=== Begin Enclosure ===

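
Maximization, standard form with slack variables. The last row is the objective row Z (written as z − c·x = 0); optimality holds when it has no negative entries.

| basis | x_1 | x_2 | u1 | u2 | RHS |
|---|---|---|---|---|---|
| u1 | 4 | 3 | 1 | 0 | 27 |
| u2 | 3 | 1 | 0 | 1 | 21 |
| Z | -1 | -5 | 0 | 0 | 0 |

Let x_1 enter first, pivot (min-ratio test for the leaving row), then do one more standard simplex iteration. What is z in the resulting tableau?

45

Ratio test on column x_1 — row 1: 27/4 = 27/4; row 2: 21/3 = 7. Minimum is 27/4 at row 1 (u1 leaves); pivot element 4.
Pivot on row 1; the Z-row RHS becomes 0 − (-1)·(27/4) = 27/4.
Next entering variable (most negative Z-row entry -17/4): x_2.
Ratio test on column x_2 — row 1: (27/4)/(3/4) = 9; row 2: entry -5/4 ≤ 0. Minimum is 9 at row 1 (x_1 leaves); pivot element 3/4.
After the second pivot the Z-row RHS is 27/4 − (-17/4)·9 = 45.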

=== End Enclosure ===

**Your task**
All of the lines above must be returned exactly as they stand.

**Solution**
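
Maximization, standard form with slack variables. The last row is the objective row Z (written as z − c·x = 0); optimality holds when it has no negative entries.

| basis | x_1 | x_2 | u1 | u2 | RHS |
|---|---|---|---|---|---|
| u1 | 4 | 3 | 1 | 0 | 27 |
| u2 | 3 | 1 | 0 | 1 | 21 |
| Z | -1 | -5 | 0 | 0 | 0 |

Let x_1 enter first, pivot (min-ratio test for the leaving row), then do one more standard simplex iteration. What is z in the resulting tableau?

45

Ratio test on column x_1 — row 1: 27/4 = 27/4; row 2: 21/3 = 7. Minimum is 27/4 at row 1 (u1 leaves); pivot element 4.
Pivot on row 1; the Z-row RHS becomes 0 − (-1)·(27/4) = 27/4.
Next entering variable (most negative Z-row entry -17/4): x_2.
Ratio test on column x_2 — row 1: (27/4)/(3/4) = 9; row 2: entry -5/4 ≤ 0. Minimum is 9 at row 1 (x_1 leaves); pivot element 3/4.
After the second pivot the Z-row RHS is 27/4 − (-17/4)·9 = 45.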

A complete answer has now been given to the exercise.